DATA IN THIS EXERCISE Block Start

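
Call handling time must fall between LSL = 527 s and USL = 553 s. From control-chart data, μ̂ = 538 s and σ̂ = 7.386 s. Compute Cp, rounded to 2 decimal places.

0.59

Cp = (USL − LSL) / (6σ̂) = (553 − 527) / (6 × 7.386) = 26.0000 / 44.3160 = 0.5867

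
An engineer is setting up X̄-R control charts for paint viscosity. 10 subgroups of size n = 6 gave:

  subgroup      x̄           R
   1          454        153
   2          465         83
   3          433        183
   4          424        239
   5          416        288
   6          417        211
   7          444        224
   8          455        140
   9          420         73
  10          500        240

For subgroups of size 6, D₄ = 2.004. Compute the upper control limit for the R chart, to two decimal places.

367.53

R̄ = (153 + 83 + 183 + 239 + 288 + 211 + 224 + 140 + 73 + 240) / 10 = 1834.0000 / 10 = 183.4000
UCL_R = D₄·R̄ = 2.004 × 183.4000 = 367.5336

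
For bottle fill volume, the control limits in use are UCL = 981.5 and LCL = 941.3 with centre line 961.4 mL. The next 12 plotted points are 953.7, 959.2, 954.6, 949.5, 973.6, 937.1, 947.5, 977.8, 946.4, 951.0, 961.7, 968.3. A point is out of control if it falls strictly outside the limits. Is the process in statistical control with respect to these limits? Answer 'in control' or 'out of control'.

Compare each point to [941.3, 981.5]: sample 6 = 937.1 < LCL.

out of control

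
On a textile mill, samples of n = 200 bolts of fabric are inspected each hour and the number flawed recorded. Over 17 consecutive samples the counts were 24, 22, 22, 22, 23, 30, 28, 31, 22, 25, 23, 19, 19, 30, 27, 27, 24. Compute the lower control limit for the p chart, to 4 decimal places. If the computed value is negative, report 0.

0.0533

p̄ = Σdᵢ / (k·n) = 418 / (17 × 200) = 0.12294
LCL = p̄ − 3·√(p̄(1−p̄)/n) = 0.12294 − 3 × 0.02322 = 0.05328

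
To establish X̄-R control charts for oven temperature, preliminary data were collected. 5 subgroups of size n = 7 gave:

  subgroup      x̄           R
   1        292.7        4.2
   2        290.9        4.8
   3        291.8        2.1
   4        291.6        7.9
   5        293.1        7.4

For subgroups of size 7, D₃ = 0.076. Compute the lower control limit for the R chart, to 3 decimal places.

R̄ = (4.2 + 4.8 + 2.1 + 7.9 + 7.4) / 5 = 26.4000 / 5 = 5.2800
LCL_R = D₃·R̄ = 0.076 × 5.2800 = 0.4013

0.401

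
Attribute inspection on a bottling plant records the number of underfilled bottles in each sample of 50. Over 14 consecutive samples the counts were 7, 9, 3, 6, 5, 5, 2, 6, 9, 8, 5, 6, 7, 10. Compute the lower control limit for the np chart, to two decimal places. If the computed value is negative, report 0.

p̄ = Σdᵢ / (k·n) = 88 / (14 × 50) = 0.12571
LCL = np̄ − 3·√(np̄(1−p̄)) = 6.2857 − 3 × 2.3443 = -0.7470 → 0 (negative, so LCL = 0)

0.00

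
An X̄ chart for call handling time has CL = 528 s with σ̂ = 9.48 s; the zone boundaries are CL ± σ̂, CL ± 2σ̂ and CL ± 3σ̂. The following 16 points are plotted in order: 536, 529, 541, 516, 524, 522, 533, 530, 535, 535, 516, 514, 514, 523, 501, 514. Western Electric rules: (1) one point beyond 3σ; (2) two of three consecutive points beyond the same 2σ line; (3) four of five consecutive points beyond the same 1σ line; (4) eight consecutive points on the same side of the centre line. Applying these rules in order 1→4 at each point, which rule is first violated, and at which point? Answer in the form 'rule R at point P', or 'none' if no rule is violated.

Zone of each point (C = within 1σ̂, B = 1σ̂–2σ̂, A = 2σ̂–3σ̂, * = beyond 3σ̂; sign = side of CL): 1:+C, 2:+C, 3:+B, 4:-B, 5:-C, 6:-C, 7:+C, 8:+C, 9:+C, 10:+C, 11:-B, 12:-B, 13:-B, 14:-C, 15:-A, 16:-B
Rule 3 (four of five consecutive points beyond the same 1σ limit) is satisfied at point 15.

rule 3 at point 15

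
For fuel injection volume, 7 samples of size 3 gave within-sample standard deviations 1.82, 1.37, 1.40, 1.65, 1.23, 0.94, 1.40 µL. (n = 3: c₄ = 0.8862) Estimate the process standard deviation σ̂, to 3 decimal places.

1.581

s̄ = (1.82 + 1.37 + 1.40 + 1.65 + 1.23 + 0.94 + 1.40) / 7 = 1.4014
σ̂ = s̄ / c₄ = 1.4014 / 0.8862 = 1.5814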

DATA IN THIS EXERCISE Block End

§ WORK REQUIRED:
Copy out each line of the listing that holds "charts".

§ WRITTEN RESPONSE:
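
An engineer is setting up X̄-R control charts for paint viscosity. 10 subgroups of size n = 6 gave:
To establish X̄-R control charts for oven temperature, preliminary data were collected. 5 subgroups of size n = 7 gave: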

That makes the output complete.